[Stored items]
"""

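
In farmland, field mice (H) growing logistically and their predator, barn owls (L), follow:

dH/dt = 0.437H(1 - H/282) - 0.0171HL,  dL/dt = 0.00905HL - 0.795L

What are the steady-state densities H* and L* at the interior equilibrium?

From dL/dt = 0 with L > 0: 0.00905H* = 0.795, so H* = 87.8.
Substitute into dH/dt = 0: 0.437(1 - 87.8/282) = 0.0171L*.
The bracket is 0.688, giving L* = 0.301/0.0171 = 17.6.

H* ≈ 87.8, L* ≈ 17.6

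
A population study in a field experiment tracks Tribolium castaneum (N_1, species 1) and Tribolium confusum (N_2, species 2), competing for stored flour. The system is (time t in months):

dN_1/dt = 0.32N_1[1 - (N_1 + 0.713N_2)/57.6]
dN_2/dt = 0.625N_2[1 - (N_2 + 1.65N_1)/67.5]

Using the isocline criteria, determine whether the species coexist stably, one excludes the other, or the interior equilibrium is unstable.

Compare the nullcline intercepts: K1/α12 = 57.6/0.713 = 80.8 > K2 = 67.5; K2/α21 = 67.5/1.65 = 40.9 < K1 = 57.6.
Since the inequalities point opposite ways, species 1 can invade but species 2 cannot.

species 1 excludes species 2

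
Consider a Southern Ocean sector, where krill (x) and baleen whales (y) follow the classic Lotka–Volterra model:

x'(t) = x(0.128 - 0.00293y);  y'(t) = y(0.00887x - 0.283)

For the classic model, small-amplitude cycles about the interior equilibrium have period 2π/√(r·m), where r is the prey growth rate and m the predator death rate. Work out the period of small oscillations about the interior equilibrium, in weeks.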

"""

**Task details**
Looking at the records above, how many lines contain "where"? Answer with the number alone.

**Response below**
2